# ACTIVITY
Write out exactly the lines of the entries below from the one holding "- Valley Housing: headcount 106" to the one holding "How much does each program receive?", inclusive, and leave out all other lines.

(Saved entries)
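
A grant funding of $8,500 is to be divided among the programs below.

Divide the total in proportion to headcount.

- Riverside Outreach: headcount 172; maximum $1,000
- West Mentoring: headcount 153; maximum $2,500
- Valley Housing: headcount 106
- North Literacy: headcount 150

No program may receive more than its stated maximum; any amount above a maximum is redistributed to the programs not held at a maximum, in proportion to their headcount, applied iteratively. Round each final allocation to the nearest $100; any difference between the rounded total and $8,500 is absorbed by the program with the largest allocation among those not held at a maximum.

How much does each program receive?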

==

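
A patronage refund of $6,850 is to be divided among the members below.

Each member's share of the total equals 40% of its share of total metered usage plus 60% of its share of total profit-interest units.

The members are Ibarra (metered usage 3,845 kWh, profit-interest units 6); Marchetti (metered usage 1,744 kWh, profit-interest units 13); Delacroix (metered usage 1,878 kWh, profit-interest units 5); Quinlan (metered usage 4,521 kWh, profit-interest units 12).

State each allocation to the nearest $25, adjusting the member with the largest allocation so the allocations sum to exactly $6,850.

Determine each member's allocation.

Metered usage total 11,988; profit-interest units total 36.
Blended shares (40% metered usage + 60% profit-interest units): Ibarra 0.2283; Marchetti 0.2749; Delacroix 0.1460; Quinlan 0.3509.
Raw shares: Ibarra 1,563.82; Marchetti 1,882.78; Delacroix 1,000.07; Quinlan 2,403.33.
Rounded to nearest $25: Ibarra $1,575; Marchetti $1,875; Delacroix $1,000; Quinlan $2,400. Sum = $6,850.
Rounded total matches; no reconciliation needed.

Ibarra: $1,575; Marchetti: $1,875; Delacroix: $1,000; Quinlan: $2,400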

# WRITTEN SOLUTION
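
- Valley Housing: headcount 106
- North Literacy: headcount 150

No program may receive more than its stated maximum; any amount above a maximum is redistributed to the programs not held at a maximum, in proportion to their headcount, applied iteratively. Round each final allocation to the nearest $100; any difference between the rounded total and $8,500 is absorbed by the program with the largest allocation among those not held at a maximum.

How much does each program receive?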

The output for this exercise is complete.